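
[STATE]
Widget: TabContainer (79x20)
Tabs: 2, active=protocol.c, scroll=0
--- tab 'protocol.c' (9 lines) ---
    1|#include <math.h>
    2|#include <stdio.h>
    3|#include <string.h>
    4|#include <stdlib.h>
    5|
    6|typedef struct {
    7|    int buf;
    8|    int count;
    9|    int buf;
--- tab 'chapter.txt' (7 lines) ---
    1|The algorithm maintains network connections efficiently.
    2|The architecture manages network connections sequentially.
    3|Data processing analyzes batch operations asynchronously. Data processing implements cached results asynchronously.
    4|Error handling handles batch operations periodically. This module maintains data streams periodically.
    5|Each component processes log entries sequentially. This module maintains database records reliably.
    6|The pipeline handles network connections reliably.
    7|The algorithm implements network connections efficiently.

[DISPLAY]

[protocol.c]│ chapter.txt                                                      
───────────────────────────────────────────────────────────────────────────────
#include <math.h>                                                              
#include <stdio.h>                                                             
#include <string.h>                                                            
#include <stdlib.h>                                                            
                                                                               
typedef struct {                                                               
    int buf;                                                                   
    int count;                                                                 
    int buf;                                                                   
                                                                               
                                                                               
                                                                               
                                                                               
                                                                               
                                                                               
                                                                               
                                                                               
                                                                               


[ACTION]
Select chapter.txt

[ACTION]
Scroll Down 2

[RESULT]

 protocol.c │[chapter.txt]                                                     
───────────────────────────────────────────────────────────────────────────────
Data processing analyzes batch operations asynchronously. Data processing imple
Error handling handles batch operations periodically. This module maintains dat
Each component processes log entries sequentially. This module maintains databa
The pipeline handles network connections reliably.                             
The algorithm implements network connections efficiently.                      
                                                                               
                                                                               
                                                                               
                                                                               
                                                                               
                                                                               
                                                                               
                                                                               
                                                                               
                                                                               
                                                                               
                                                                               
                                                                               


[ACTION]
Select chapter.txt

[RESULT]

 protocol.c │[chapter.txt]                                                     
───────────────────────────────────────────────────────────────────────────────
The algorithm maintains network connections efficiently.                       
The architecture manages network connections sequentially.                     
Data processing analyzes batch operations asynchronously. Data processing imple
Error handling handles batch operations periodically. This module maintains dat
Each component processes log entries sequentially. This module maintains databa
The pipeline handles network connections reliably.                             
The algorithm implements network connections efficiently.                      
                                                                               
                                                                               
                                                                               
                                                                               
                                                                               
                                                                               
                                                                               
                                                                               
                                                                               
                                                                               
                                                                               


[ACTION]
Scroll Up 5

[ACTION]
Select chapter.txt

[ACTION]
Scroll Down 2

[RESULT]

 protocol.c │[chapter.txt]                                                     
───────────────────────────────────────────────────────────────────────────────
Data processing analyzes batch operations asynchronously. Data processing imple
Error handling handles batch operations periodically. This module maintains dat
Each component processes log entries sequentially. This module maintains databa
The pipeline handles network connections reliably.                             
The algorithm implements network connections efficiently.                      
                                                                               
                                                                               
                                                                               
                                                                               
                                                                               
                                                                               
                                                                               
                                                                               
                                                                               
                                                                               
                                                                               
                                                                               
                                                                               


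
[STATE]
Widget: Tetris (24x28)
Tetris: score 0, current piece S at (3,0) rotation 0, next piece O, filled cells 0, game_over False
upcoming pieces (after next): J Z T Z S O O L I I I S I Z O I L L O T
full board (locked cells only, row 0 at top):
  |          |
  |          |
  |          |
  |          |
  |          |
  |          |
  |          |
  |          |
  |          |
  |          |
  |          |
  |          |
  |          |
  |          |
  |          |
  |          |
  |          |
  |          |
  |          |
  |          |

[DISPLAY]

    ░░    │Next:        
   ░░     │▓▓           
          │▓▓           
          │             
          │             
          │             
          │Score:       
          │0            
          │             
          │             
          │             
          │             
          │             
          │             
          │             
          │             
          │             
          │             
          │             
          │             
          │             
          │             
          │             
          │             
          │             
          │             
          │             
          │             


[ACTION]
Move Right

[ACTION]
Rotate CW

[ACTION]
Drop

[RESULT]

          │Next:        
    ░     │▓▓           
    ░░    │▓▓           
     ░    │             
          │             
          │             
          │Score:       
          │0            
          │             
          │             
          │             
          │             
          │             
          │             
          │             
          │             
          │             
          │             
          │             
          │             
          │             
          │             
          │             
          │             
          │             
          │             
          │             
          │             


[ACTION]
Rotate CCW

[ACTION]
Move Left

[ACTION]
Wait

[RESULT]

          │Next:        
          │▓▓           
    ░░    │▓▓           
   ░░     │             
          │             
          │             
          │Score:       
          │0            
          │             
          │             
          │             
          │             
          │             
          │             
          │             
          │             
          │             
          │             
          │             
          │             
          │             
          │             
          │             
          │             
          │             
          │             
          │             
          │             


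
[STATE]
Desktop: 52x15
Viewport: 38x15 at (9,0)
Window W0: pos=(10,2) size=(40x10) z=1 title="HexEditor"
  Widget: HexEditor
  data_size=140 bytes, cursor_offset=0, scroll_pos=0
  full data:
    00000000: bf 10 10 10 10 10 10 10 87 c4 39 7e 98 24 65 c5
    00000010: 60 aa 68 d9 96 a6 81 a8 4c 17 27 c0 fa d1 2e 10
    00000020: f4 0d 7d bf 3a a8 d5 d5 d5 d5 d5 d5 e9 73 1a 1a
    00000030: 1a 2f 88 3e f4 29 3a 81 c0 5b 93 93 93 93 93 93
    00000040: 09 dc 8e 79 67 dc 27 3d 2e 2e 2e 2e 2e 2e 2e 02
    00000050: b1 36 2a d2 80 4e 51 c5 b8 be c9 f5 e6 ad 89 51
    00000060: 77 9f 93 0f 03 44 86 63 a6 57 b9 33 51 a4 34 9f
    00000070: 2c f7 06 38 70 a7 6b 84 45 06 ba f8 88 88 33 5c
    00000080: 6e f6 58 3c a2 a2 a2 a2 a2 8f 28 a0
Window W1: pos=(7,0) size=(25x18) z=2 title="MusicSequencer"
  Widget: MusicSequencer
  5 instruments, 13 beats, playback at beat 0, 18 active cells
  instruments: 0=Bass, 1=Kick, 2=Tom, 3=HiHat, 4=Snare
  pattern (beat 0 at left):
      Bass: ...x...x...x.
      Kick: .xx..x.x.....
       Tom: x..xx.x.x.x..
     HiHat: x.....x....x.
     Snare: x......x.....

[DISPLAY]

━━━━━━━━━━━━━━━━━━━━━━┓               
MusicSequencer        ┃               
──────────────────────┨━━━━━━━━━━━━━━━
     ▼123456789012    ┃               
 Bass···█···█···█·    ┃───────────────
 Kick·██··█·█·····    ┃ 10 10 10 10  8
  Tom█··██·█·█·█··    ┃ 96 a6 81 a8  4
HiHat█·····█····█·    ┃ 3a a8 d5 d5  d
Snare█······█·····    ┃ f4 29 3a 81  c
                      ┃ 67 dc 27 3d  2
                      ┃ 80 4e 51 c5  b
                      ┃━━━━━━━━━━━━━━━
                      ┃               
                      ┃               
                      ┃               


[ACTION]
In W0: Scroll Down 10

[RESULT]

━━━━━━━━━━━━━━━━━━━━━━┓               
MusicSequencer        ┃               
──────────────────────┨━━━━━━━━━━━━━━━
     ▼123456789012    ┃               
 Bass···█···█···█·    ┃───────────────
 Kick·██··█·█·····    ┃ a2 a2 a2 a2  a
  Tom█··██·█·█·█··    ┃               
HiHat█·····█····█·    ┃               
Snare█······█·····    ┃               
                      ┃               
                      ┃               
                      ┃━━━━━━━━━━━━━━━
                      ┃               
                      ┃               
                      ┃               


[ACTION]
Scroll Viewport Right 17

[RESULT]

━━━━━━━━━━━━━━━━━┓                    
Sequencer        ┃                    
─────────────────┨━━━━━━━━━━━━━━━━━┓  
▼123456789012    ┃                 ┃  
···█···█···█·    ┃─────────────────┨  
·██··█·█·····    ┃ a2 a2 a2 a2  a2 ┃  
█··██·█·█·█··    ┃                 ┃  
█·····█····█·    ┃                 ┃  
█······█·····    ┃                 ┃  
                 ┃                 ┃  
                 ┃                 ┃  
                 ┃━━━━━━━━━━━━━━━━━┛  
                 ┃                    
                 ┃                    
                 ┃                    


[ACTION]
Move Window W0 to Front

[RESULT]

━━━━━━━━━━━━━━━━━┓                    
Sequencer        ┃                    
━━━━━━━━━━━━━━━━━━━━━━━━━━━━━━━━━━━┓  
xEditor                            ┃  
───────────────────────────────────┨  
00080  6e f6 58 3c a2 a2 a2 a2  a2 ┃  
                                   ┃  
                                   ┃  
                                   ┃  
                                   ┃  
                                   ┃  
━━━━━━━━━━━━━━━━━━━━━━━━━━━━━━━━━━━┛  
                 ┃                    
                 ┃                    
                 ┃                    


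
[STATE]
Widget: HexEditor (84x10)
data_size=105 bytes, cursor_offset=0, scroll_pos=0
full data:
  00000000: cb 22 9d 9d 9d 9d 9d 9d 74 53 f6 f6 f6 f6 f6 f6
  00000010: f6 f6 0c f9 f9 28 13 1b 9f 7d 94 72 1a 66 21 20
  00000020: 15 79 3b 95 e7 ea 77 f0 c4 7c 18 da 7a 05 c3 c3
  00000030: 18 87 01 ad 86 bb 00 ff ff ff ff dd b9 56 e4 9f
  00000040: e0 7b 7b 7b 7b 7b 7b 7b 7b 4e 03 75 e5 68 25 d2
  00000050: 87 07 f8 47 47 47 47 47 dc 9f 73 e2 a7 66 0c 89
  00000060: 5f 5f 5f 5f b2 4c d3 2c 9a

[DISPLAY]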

☆ ☆ ☆ ☆ ☆

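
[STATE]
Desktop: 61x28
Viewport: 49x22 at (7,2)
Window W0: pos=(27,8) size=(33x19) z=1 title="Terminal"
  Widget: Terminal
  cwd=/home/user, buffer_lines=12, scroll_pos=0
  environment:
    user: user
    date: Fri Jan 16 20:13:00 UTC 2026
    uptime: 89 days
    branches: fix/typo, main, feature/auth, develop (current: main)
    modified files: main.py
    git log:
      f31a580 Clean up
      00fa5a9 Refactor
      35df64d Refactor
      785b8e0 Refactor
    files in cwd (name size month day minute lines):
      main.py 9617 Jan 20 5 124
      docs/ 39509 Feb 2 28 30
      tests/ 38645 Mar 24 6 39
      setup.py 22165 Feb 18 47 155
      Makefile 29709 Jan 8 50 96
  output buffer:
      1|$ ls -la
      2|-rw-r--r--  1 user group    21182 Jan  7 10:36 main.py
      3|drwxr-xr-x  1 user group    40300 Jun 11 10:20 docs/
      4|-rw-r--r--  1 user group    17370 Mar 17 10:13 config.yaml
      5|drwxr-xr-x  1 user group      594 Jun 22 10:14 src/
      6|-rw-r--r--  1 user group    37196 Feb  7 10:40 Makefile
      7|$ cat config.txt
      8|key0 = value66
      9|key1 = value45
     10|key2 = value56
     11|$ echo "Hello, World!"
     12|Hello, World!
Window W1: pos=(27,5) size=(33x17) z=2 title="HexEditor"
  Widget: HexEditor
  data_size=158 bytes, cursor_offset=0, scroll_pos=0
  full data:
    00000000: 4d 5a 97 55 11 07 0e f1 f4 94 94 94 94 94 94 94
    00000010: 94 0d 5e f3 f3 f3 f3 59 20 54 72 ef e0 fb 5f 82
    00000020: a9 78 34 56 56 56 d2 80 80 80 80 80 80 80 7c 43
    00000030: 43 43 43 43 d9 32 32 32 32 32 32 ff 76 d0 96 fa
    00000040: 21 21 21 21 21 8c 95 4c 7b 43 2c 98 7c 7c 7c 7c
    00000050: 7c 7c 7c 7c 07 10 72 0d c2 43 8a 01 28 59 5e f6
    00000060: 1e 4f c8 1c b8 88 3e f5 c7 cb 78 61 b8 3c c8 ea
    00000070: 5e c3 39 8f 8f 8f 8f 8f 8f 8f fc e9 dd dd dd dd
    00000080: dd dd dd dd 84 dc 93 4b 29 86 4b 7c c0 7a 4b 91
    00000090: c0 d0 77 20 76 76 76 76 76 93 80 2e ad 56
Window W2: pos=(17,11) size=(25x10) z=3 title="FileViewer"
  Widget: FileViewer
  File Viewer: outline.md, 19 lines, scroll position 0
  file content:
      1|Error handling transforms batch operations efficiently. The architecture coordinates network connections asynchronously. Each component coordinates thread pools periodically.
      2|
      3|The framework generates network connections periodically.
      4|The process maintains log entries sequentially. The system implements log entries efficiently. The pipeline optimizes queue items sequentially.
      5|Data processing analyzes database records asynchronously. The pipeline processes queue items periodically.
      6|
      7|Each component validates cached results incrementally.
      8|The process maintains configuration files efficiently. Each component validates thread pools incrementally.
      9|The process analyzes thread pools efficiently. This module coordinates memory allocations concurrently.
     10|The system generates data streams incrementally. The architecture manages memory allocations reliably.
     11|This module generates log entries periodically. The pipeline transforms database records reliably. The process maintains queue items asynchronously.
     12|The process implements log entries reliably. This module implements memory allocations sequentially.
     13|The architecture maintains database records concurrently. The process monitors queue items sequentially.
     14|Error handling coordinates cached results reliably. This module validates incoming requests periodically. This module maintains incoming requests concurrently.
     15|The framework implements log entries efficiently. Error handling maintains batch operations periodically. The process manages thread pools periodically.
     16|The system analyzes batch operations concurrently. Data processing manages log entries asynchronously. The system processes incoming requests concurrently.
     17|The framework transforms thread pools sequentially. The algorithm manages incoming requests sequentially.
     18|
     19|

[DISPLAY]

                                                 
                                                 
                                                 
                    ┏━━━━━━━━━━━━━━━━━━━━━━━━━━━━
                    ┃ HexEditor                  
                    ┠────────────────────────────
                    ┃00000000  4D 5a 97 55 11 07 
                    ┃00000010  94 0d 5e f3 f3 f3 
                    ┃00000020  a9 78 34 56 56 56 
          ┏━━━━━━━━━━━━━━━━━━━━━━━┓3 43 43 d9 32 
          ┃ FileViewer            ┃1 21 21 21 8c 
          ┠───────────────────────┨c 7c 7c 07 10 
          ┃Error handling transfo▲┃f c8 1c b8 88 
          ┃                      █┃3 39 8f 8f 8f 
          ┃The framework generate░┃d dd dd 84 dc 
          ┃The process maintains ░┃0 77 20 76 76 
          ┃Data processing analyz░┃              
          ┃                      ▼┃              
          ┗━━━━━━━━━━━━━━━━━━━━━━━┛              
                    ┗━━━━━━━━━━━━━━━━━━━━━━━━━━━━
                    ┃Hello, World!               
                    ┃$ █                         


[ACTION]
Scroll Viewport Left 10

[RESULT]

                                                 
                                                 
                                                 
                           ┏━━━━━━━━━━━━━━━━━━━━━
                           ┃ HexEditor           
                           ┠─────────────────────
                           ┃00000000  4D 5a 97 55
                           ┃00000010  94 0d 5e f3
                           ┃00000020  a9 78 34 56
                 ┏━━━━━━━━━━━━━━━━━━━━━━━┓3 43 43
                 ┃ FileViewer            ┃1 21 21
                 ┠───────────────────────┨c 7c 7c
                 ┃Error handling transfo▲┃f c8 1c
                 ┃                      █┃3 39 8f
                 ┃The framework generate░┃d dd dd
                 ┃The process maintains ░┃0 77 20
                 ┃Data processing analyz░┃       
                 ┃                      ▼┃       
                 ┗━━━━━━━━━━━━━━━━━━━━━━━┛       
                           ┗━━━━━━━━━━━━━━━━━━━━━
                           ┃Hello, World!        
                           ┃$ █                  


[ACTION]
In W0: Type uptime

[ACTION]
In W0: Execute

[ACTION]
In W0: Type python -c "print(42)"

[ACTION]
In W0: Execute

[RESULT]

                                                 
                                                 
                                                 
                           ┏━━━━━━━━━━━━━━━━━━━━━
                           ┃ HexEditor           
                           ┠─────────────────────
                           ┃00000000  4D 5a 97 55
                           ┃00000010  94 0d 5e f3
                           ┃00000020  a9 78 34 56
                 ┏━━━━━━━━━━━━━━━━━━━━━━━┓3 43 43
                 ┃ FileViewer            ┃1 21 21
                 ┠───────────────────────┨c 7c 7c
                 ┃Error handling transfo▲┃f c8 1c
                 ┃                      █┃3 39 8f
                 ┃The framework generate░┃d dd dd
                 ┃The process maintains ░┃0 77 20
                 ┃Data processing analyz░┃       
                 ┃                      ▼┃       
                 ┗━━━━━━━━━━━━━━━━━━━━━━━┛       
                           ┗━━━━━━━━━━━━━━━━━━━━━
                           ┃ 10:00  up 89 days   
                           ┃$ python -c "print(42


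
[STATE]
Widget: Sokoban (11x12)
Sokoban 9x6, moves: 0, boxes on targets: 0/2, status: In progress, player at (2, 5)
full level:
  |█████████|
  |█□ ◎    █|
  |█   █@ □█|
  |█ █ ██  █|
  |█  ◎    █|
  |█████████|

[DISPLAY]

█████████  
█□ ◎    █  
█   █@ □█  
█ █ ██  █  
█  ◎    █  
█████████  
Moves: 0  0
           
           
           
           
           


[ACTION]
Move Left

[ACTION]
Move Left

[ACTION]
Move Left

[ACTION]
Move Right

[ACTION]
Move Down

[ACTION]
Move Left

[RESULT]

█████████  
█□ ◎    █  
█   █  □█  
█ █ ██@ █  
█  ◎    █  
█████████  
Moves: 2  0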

☆ ☆ ☆ ☆ ☆

Given the records above, restate word for word only the lines starting at the one with "8|key0 = value66" and ending at the one with "10|The system generates".

Written reply:
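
      8|key0 = value66
      9|key1 = value45
     10|key2 = value56
     11|$ echo "Hello, World!"
     12|Hello, World!
Window W1: pos=(27,5) size=(33x17) z=2 title="HexEditor"
  Widget: HexEditor
  data_size=158 bytes, cursor_offset=0, scroll_pos=0
  full data:
    00000000: 4d 5a 97 55 11 07 0e f1 f4 94 94 94 94 94 94 94
    00000010: 94 0d 5e f3 f3 f3 f3 59 20 54 72 ef e0 fb 5f 82
    00000020: a9 78 34 56 56 56 d2 80 80 80 80 80 80 80 7c 43
    00000030: 43 43 43 43 d9 32 32 32 32 32 32 ff 76 d0 96 fa
    00000040: 21 21 21 21 21 8c 95 4c 7b 43 2c 98 7c 7c 7c 7c
    00000050: 7c 7c 7c 7c 07 10 72 0d c2 43 8a 01 28 59 5e f6
    00000060: 1e 4f c8 1c b8 88 3e f5 c7 cb 78 61 b8 3c c8 ea
    00000070: 5e c3 39 8f 8f 8f 8f 8f 8f 8f fc e9 dd dd dd dd
    00000080: dd dd dd dd 84 dc 93 4b 29 86 4b 7c c0 7a 4b 91
    00000090: c0 d0 77 20 76 76 76 76 76 93 80 2e ad 56
Window W2: pos=(17,11) size=(25x10) z=3 title="FileViewer"
  Widget: FileViewer
  File Viewer: outline.md, 19 lines, scroll position 0
  file content:
      1|Error handling transforms batch operations efficiently. The architecture coordinates network connections asynchronously. Each component coordinates thread pools periodically.
      2|
      3|The framework generates network connections periodically.
      4|The process maintains log entries sequentially. The system implements log entries efficiently. The pipeline optimizes queue items sequentially.
      5|Data processing analyzes database records asynchronously. The pipeline processes queue items periodically.
      6|
      7|Each component validates cached results incrementally.
      8|The process maintains configuration files efficiently. Each component validates thread pools incrementally.
      9|The process analyzes thread pools efficiently. This module coordinates memory allocations concurrently.
     10|The system generates data streams incrementally. The architecture manages memory allocations reliably.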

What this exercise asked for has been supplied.